:: Available records ::
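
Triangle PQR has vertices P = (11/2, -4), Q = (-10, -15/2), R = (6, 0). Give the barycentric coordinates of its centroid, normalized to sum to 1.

(1/3, 1/3, 1/3)

The centroid is the average of the vertices, so each weight is 1/3.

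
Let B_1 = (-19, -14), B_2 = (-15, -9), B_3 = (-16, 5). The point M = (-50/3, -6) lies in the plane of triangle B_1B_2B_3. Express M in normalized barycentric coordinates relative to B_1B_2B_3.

(1/3, 1/3, 1/3)

Signed area of the reference triangle: [B_1B_2B_3] = ½·((-19)·(-9−5) + (-15)·(5−(-14)) + (-16)·(-14−(-9))) = ½·(266 − 285 + 80) = 61/2.
[MB_2B_3] = ½·((-50/3)·(-9−5) + (-15)·(5−(-6)) + (-16)·(-6−(-9))) = ½·(700/3 − 165 − 48) = 61/6, so the B_1-coordinate is (61/6)/(61/2) = 1/3.
[B_1MB_3] = ½·((-19)·(-6−5) + (-50/3)·(5−(-14)) + (-16)·(-14−(-6))) = ½·(209 − 950/3 + 128) = 61/6, so the B_2-coordinate is 1/3.
[B_1B_2M] = ½·((-19)·(-9−(-6)) + (-15)·(-6−(-14)) + (-50/3)·(-14−(-9))) = ½·(57 − 120 + 250/3) = 61/6, so the B_3-coordinate is 1/3.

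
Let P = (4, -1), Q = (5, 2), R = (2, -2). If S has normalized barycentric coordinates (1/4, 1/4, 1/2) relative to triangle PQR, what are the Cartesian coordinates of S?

S = (1/4)·P + (1/4)·Q + (1/2)·R.
x-coordinate: (1/4)·4 + (1/4)·5 + (1/2)·2 = 13/4.
y-coordinate: (1/4)·(-1) + (1/4)·2 + (1/2)·(-2) = -3/4.

(13/4, -3/4)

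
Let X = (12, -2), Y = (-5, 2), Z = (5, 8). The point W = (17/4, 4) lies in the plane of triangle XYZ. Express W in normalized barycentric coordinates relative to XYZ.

(1/4, 1/4, 1/2)

Signed area of the reference triangle: [XYZ] = ½·(12·(2−8) + (-5)·(8−(-2)) + 5·(-2−2)) = ½·(-72 − 50 − 20) = -71.
[WYZ] = ½·((17/4)·(2−8) + (-5)·(8−4) + 5·(4−2)) = ½·(-51/2 − 20 + 10) = -71/4, so the X-coordinate is (-71/4)/(-71) = 1/4.
[XWZ] = ½·(12·(4−8) + (17/4)·(8−(-2)) + 5·(-2−4)) = ½·(-48 + 85/2 − 30) = -71/4, so the Y-coordinate is 1/4.
[XYW] = ½·(12·(2−4) + (-5)·(4−(-2)) + (17/4)·(-2−2)) = ½·(-24 − 30 − 17) = -71/2, so the Z-coordinate is 1/2.
Check: 1/4 + 1/4 + 1/2 = 1.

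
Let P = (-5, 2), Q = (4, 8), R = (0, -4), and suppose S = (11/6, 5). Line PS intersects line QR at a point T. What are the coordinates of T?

(16/5, 28/5)

Barycentric coordinates of S with respect to PQR: (1/6, 2/3, 1/6).
On side QR the P-coordinate is zero; dropping S's P-weight 1/6 and renormalizing the remaining 2/3 : 1/6 gives weights 4/5, 1/5 on Q, R.
T = (4/5)·(4, 8) + (1/5)·(0, -4) = (16/5, 28/5).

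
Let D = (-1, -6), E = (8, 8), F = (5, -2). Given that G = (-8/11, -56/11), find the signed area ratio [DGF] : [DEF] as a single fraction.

1/11

[DEF] = ½·((-1)·(8−(-2)) + 8·(-2−(-6)) + 5·(-6−8)) = ½·(-10 + 32 − 70) = -24.
[DGF] = ½·((-1)·(-56/11−(-2)) + (-8/11)·(-2−(-6)) + 5·(-6−(-56/11))) = ½·(34/11 − 32/11 − 50/11) = -24/11, so the ratio is (-24/11)/(-24) = 1/11.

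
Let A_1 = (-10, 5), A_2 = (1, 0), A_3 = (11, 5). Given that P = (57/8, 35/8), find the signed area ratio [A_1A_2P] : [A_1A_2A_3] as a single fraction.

3/4

[A_1A_2A_3] = ½·((-10)·(0−5) + 1·(5−5) + 11·(5−0)) = ½·(50 + 0 + 55) = 105/2.
[A_1A_2P] = ½·((-10)·(0−(35/8)) + 1·(35/8−5) + (57/8)·(5−0)) = ½·(175/4 − 5/8 + 285/8) = 315/8, so the ratio is (315/8)/(105/2) = 3/4.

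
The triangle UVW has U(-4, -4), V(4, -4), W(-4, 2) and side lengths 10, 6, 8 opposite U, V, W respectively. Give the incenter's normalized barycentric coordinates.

(5/12, 1/4, 1/3)

The incenter has barycentric coordinates proportional to the opposite side lengths: (10 : 6 : 8).
Normalizing by 10+6+8 = 24 gives (5/12, 1/4, 1/3).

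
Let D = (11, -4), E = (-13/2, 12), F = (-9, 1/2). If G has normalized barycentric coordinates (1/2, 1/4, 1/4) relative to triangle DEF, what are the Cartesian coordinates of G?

G = (1/2)·D + (1/4)·E + (1/4)·F.
x-coordinate: (1/2)·11 + (1/4)·(-13/2) + (1/4)·(-9) = 13/8.
y-coordinate: (1/2)·(-4) + (1/4)·12 + (1/4)·(1/2) = 9/8.

(13/8, 9/8)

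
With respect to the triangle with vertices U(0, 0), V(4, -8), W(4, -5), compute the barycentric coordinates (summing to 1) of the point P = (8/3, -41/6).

Signed area of the reference triangle: [UVW] = ½·(0·(-8−(-5)) + 4·(-5−0) + 4·(0−(-8))) = ½·(0 − 20 + 32) = 6.
[PVW] = ½·((8/3)·(-8−(-5)) + 4·(-5−(-41/6)) + 4·(-41/6−(-8))) = ½·(-8 + 22/3 + 14/3) = 2, so the U-coordinate is 2/6 = 1/3.
[UPW] = ½·(0·(-41/6−(-5)) + (8/3)·(-5−0) + 4·(0−(-41/6))) = ½·(0 − 40/3 + 82/3) = 7, so the V-coordinate is 7/6.
[UVP] = ½·(0·(-8−(-41/6)) + 4·(-41/6−0) + (8/3)·(0−(-8))) = ½·(0 − 82/3 + 64/3) = -3, so the W-coordinate is -1/2.
Check: 1/3 + 7/6 − 1/2 = 1.

(1/3, 7/6, -1/2)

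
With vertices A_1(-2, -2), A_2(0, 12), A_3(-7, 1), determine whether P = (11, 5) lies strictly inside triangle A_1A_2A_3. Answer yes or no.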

:: What the task requires ::
Nothing should be dropped. Retype each line above as it is.

:: Final answer ::
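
Triangle PQR has vertices P = (11/2, -4), Q = (-10, -15/2), R = (6, 0). Give the barycentric coordinates of its centroid, normalized to sum to 1.

(1/3, 1/3, 1/3)

The centroid is the average of the vertices, so each weight is 1/3.

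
Let B_1 = (-19, -14), B_2 = (-15, -9), B_3 = (-16, 5). The point M = (-50/3, -6) lies in the plane of triangle B_1B_2B_3. Express M in normalized barycentric coordinates relative to B_1B_2B_3.

(1/3, 1/3, 1/3)

Signed area of the reference triangle: [B_1B_2B_3] = ½·((-19)·(-9−5) + (-15)·(5−(-14)) + (-16)·(-14−(-9))) = ½·(266 − 285 + 80) = 61/2.
[MB_2B_3] = ½·((-50/3)·(-9−5) + (-15)·(5−(-6)) + (-16)·(-6−(-9))) = ½·(700/3 − 165 − 48) = 61/6, so the B_1-coordinate is (61/6)/(61/2) = 1/3.
[B_1MB_3] = ½·((-19)·(-6−5) + (-50/3)·(5−(-14)) + (-16)·(-14−(-6))) = ½·(209 − 950/3 + 128) = 61/6, so the B_2-coordinate is 1/3.
[B_1B_2M] = ½·((-19)·(-9−(-6)) + (-15)·(-6−(-14)) + (-50/3)·(-14−(-9))) = ½·(57 − 120 + 250/3) = 61/6, so the B_3-coordinate is 1/3.

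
Let P = (4, -1), Q = (5, 2), R = (2, -2). If S has normalized barycentric coordinates (1/4, 1/4, 1/2) relative to triangle PQR, what are the Cartesian coordinates of S?

S = (1/4)·P + (1/4)·Q + (1/2)·R.
x-coordinate: (1/4)·4 + (1/4)·5 + (1/2)·2 = 13/4.
y-coordinate: (1/4)·(-1) + (1/4)·2 + (1/2)·(-2) = -3/4.

(13/4, -3/4)

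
Let X = (12, -2), Y = (-5, 2), Z = (5, 8). The point W = (17/4, 4) lies in the plane of triangle XYZ. Express W in normalized barycentric coordinates relative to XYZ.

(1/4, 1/4, 1/2)

Signed area of the reference triangle: [XYZ] = ½·(12·(2−8) + (-5)·(8−(-2)) + 5·(-2−2)) = ½·(-72 − 50 − 20) = -71.
[WYZ] = ½·((17/4)·(2−8) + (-5)·(8−4) + 5·(4−2)) = ½·(-51/2 − 20 + 10) = -71/4, so the X-coordinate is (-71/4)/(-71) = 1/4.
[XWZ] = ½·(12·(4−8) + (17/4)·(8−(-2)) + 5·(-2−4)) = ½·(-48 + 85/2 − 30) = -71/4, so the Y-coordinate is 1/4.
[XYW] = ½·(12·(2−4) + (-5)·(4−(-2)) + (17/4)·(-2−2)) = ½·(-24 − 30 − 17) = -71/2, so the Z-coordinate is 1/2.
Check: 1/4 + 1/4 + 1/2 = 1.

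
Let P = (-5, 2), Q = (4, 8), R = (0, -4), and suppose S = (11/6, 5). Line PS intersects line QR at a point T. What are the coordinates of T?

(16/5, 28/5)

Barycentric coordinates of S with respect to PQR: (1/6, 2/3, 1/6).
On side QR the P-coordinate is zero; dropping S's P-weight 1/6 and renormalizing the remaining 2/3 : 1/6 gives weights 4/5, 1/5 on Q, R.
T = (4/5)·(4, 8) + (1/5)·(0, -4) = (16/5, 28/5).

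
Let D = (-1, -6), E = (8, 8), F = (5, -2). Given that G = (-8/11, -56/11), find the signed area ratio [DGF] : [DEF] as a single fraction.

1/11

[DEF] = ½·((-1)·(8−(-2)) + 8·(-2−(-6)) + 5·(-6−8)) = ½·(-10 + 32 − 70) = -24.
[DGF] = ½·((-1)·(-56/11−(-2)) + (-8/11)·(-2−(-6)) + 5·(-6−(-56/11))) = ½·(34/11 − 32/11 − 50/11) = -24/11, so the ratio is (-24/11)/(-24) = 1/11.

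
Let A_1 = (-10, 5), A_2 = (1, 0), A_3 = (11, 5). Given that P = (57/8, 35/8), find the signed area ratio [A_1A_2P] : [A_1A_2A_3] as a single fraction.

3/4

[A_1A_2A_3] = ½·((-10)·(0−5) + 1·(5−5) + 11·(5−0)) = ½·(50 + 0 + 55) = 105/2.
[A_1A_2P] = ½·((-10)·(0−(35/8)) + 1·(35/8−5) + (57/8)·(5−0)) = ½·(175/4 − 5/8 + 285/8) = 315/8, so the ratio is (315/8)/(105/2) = 3/4.

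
The triangle UVW has U(-4, -4), V(4, -4), W(-4, 2) and side lengths 10, 6, 8 opposite U, V, W respectively. Give the incenter's normalized barycentric coordinates.

(5/12, 1/4, 1/3)

The incenter has barycentric coordinates proportional to the opposite side lengths: (10 : 6 : 8).
Normalizing by 10+6+8 = 24 gives (5/12, 1/4, 1/3).

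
Let D = (11, -4), E = (-13/2, 12), F = (-9, 1/2). If G has normalized barycentric coordinates (1/2, 1/4, 1/4) relative to triangle DEF, what are the Cartesian coordinates of G?

G = (1/2)·D + (1/4)·E + (1/4)·F.
x-coordinate: (1/2)·11 + (1/4)·(-13/2) + (1/4)·(-9) = 13/8.
y-coordinate: (1/2)·(-4) + (1/4)·12 + (1/4)·(1/2) = 9/8.

(13/8, 9/8)

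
With respect to the triangle with vertices U(0, 0), V(4, -8), W(4, -5), compute the barycentric coordinates (summing to 1) of the point P = (8/3, -41/6).

Signed area of the reference triangle: [UVW] = ½·(0·(-8−(-5)) + 4·(-5−0) + 4·(0−(-8))) = ½·(0 − 20 + 32) = 6.
[PVW] = ½·((8/3)·(-8−(-5)) + 4·(-5−(-41/6)) + 4·(-41/6−(-8))) = ½·(-8 + 22/3 + 14/3) = 2, so the U-coordinate is 2/6 = 1/3.
[UPW] = ½·(0·(-41/6−(-5)) + (8/3)·(-5−0) + 4·(0−(-41/6))) = ½·(0 − 40/3 + 82/3) = 7, so the V-coordinate is 7/6.
[UVP] = ½·(0·(-8−(-41/6)) + 4·(-41/6−0) + (8/3)·(0−(-8))) = ½·(0 − 82/3 + 64/3) = -3, so the W-coordinate is -1/2.
Check: 1/3 + 7/6 − 1/2 = 1.

(1/3, 7/6, -1/2)

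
With vertices A_1(-2, -2), A_2(0, 12), A_3(-7, 1), determine whether P = (11, 5) lies strictly inside triangle A_1A_2A_3. Answer yes or no.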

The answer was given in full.